» Task description: Read the entries that follow and give each one again precisely.

[Collected data]

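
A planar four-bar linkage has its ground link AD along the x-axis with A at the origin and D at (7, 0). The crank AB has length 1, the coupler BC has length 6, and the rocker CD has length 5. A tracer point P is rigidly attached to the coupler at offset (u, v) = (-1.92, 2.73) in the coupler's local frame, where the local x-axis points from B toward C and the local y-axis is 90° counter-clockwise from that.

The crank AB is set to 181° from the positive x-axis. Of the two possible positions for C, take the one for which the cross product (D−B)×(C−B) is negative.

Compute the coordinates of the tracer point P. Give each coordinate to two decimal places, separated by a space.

-0.80 3.31

A=(0,0), D=(7.00,0)
B = A + 1.00·(cos181°, sin181°) = (-0.9998, -0.0175)
|BD| = 7.9999
circle(B,6.00) ∩ circle(D,5.00): a=4.6874, h=3.7454
  candidates: C₊=(3.6794,3.7381) cross=29.963; C₋=(3.6958,-3.7526) cross=-29.963
  mode - wants cross < 0 → take C=(3.6958,-3.7526) (cross=-29.963)
ex = (C−B)/|BC| = (0.7826,-0.6225); ey = (0.6225,0.7826)
P = B + -1.92·ex + 2.73·ey = (-0.8030,3.3143)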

» Output below:
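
A planar four-bar linkage has its ground link AD along the x-axis with A at the origin and D at (7, 0). The crank AB has length 1, the coupler BC has length 6, and the rocker CD has length 5. A tracer point P is rigidly attached to the coupler at offset (u, v) = (-1.92, 2.73) in the coupler's local frame, where the local x-axis points from B toward C and the local y-axis is 90° counter-clockwise from that.

The crank AB is set to 181° from the positive x-axis. Of the two possible positions for C, take the one for which the cross product (D−B)×(C−B) is negative.

Compute the coordinates of the tracer point P. Give each coordinate to two decimal places, separated by a space.

-0.80 3.31

A=(0,0), D=(7.00,0)
B = A + 1.00·(cos181°, sin181°) = (-0.9998, -0.0175)
|BD| = 7.9999
circle(B,6.00) ∩ circle(D,5.00): a=4.6874, h=3.7454
  candidates: C₊=(3.6794,3.7381) cross=29.963; C₋=(3.6958,-3.7526) cross=-29.963
  mode - wants cross < 0 → take C=(3.6958,-3.7526) (cross=-29.963)
ex = (C−B)/|BC| = (0.7826,-0.6225); ey = (0.6225,0.7826)
P = B + -1.92·ex + 2.73·ey = (-0.8030,3.3143)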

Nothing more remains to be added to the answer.